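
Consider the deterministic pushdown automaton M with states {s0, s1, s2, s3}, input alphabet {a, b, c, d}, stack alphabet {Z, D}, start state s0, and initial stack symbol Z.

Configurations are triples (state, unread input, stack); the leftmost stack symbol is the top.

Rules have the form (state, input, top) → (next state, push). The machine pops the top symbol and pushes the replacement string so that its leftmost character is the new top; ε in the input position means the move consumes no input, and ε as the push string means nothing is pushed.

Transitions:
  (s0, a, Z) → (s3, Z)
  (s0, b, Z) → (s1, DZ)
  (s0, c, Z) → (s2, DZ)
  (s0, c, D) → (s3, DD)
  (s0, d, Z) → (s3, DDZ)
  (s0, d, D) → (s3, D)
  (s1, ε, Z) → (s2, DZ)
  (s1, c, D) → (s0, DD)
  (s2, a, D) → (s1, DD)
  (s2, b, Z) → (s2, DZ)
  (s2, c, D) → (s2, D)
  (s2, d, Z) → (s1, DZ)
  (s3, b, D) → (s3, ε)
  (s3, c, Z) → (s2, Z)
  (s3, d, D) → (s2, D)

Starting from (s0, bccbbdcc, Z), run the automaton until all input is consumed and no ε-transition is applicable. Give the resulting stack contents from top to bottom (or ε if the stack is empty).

(s0, bccbbdcc, Z)
  read b, top Z: go to s1, push DZ → (s1, ccbbdcc, DZ)
  read c, top D: go to s0, push DD → (s0, cbbdcc, DDZ)
  read c, top D: go to s3, push DD → (s3, bbdcc, DDDZ)
  read b, top D: go to s3, push ε → (s3, bdcc, DDZ)
  read b, top D: go to s3, push ε → (s3, dcc, DZ)
  read d, top D: go to s2, push D → (s2, cc, DZ)
  read c, top D: go to s2, push D → (s2, c, DZ)
  read c, top D: go to s2, push D → (s2, ε, DZ)
All input consumed in state s2 with stack DZ.

DZ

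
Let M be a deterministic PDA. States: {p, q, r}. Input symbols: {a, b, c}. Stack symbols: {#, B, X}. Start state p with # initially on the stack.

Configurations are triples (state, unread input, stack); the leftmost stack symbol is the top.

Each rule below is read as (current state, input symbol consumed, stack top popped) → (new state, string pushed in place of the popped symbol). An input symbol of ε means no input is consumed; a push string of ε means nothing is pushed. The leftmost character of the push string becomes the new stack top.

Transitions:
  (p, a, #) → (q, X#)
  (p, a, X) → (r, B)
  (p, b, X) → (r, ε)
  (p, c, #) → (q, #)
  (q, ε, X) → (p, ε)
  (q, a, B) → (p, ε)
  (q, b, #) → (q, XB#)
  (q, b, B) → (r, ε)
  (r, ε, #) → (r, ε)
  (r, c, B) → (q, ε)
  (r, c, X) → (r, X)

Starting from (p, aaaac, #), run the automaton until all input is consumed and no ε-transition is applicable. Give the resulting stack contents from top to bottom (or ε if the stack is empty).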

══════════════════════════════

EXERCISE BRIEF => Set the records above down again. Match them exactly.

ANSWER BOX =>
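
Consider the deterministic pushdown automaton M with states {s0, s1, s2, s3}, input alphabet {a, b, c, d}, stack alphabet {Z, D}, start state s0, and initial stack symbol Z.

Configurations are triples (state, unread input, stack); the leftmost stack symbol is the top.

Rules have the form (state, input, top) → (next state, push). The machine pops the top symbol and pushes the replacement string so that its leftmost character is the new top; ε in the input position means the move consumes no input, and ε as the push string means nothing is pushed.

Transitions:
  (s0, a, Z) → (s3, Z)
  (s0, b, Z) → (s1, DZ)
  (s0, c, Z) → (s2, DZ)
  (s0, c, D) → (s3, DD)
  (s0, d, Z) → (s3, DDZ)
  (s0, d, D) → (s3, D)
  (s1, ε, Z) → (s2, DZ)
  (s1, c, D) → (s0, DD)
  (s2, a, D) → (s1, DD)
  (s2, b, Z) → (s2, DZ)
  (s2, c, D) → (s2, D)
  (s2, d, Z) → (s1, DZ)
  (s3, b, D) → (s3, ε)
  (s3, c, Z) → (s2, Z)
  (s3, d, D) → (s2, D)

Starting from (s0, bccbbdcc, Z), run the automaton until all input is consumed and no ε-transition is applicable. Give the resulting stack contents from top to bottom (or ε if the stack is empty).

(s0, bccbbdcc, Z)
  read b, top Z: go to s1, push DZ → (s1, ccbbdcc, DZ)
  read c, top D: go to s0, push DD → (s0, cbbdcc, DDZ)
  read c, top D: go to s3, push DD → (s3, bbdcc, DDDZ)
  read b, top D: go to s3, push ε → (s3, bdcc, DDZ)
  read b, top D: go to s3, push ε → (s3, dcc, DZ)
  read d, top D: go to s2, push D → (s2, cc, DZ)
  read c, top D: go to s2, push D → (s2, c, DZ)
  read c, top D: go to s2, push D → (s2, ε, DZ)
All input consumed in state s2 with stack DZ.

DZ

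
Let M be a deterministic PDA. States: {p, q, r}. Input symbols: {a, b, c}. Stack symbols: {#, B, X}. Start state p with # initially on the stack.

Configurations are triples (state, unread input, stack); the leftmost stack symbol is the top.

Each rule below is read as (current state, input symbol consumed, stack top popped) → (new state, string pushed in place of the popped symbol). An input symbol of ε means no input is consumed; a push string of ε means nothing is pushed. The leftmost character of the push string becomes the new stack top.

Transitions:
  (p, a, #) → (q, X#)
  (p, a, X) → (r, B)
  (p, b, X) → (r, ε)
  (p, c, #) → (q, #)
  (q, ε, X) → (p, ε)
  (q, a, B) → (p, ε)
  (q, b, #) → (q, XB#)
  (q, b, B) → (r, ε)
  (r, ε, #) → (r, ε)
  (r, c, B) → (q, ε)
  (r, c, X) → (r, X)

Starting from (p, aaaac, #), run the automaton until all input is consumed and no ε-transition is applicable. Give the resulting stack contents from top to bottom (or ε if the stack is empty).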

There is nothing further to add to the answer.